*GOAL OF THE EXERCISE*. Among the entries below, count the lines with "path" in them and state the total without comment.

*Records from a data collection*.

== == ==

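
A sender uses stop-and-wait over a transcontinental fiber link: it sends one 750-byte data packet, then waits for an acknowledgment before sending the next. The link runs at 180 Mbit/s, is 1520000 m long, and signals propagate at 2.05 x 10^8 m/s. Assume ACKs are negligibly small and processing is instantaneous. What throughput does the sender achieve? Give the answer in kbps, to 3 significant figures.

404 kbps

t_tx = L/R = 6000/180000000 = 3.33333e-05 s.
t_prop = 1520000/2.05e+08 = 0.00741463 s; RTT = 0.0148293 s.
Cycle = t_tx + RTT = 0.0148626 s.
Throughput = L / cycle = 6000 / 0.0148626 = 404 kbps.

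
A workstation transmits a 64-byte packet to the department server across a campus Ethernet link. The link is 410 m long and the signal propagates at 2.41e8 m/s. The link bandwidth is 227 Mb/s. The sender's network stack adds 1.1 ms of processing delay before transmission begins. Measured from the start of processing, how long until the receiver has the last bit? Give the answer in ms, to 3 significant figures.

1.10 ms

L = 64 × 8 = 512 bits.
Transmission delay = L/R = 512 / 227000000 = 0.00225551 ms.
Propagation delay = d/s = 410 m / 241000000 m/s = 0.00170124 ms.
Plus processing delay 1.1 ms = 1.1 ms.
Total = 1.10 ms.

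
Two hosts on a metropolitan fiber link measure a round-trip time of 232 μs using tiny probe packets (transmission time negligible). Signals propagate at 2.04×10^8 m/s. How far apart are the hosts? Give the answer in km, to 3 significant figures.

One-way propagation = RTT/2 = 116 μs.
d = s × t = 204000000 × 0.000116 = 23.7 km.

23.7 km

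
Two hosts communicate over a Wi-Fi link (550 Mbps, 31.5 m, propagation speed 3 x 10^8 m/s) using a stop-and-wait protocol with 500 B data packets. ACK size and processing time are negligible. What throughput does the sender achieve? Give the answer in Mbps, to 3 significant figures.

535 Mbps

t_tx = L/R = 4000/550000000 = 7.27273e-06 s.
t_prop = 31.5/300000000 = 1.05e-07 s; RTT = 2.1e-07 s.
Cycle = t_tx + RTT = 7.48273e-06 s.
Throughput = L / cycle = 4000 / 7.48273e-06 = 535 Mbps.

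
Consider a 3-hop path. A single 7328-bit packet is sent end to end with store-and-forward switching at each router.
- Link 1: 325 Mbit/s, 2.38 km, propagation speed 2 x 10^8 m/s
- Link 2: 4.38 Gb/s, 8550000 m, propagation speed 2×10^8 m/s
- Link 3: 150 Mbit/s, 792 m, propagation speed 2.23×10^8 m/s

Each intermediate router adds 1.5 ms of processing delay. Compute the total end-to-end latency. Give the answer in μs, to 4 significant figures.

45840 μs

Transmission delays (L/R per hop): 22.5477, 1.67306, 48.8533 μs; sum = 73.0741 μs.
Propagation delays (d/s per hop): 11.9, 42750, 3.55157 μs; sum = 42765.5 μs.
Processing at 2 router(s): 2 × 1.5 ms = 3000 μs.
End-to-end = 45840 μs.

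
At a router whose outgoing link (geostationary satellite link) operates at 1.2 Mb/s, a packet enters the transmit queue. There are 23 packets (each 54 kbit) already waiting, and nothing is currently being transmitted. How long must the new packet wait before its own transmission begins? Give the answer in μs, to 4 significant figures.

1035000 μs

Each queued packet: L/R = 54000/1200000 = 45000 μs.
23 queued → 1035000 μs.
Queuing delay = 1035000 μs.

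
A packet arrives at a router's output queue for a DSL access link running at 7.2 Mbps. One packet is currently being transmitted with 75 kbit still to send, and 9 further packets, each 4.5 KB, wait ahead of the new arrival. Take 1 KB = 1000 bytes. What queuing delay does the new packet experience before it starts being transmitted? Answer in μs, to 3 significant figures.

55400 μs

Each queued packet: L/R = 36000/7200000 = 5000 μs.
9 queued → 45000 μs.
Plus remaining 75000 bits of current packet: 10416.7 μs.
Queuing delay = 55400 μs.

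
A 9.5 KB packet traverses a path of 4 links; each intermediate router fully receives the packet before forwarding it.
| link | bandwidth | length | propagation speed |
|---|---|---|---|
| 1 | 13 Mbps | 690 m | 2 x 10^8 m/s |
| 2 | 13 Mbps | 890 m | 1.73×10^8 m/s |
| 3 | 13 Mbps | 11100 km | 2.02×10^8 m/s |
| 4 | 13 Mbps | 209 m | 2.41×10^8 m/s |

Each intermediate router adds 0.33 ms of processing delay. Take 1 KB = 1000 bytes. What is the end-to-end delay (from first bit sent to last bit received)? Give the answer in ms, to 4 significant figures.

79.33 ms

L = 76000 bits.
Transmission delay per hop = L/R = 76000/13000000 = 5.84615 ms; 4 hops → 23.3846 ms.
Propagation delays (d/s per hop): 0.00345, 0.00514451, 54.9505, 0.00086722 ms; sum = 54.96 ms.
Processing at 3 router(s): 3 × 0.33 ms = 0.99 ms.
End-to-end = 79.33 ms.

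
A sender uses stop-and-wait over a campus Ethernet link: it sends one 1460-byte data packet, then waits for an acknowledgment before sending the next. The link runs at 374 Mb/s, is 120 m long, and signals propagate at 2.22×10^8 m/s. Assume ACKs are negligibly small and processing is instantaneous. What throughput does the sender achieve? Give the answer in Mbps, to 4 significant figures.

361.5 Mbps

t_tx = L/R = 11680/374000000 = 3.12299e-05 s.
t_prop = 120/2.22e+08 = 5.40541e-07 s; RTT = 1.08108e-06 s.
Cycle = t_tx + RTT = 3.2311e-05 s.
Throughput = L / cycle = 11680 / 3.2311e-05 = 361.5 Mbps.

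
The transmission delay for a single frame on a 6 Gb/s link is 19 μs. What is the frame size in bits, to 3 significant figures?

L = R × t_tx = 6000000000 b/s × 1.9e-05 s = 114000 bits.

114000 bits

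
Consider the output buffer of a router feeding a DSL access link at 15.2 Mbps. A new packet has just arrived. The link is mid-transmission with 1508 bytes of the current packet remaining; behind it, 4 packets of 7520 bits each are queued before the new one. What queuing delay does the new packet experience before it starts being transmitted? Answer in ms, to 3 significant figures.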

== == ==

*RESULT OF THE TASK*. 2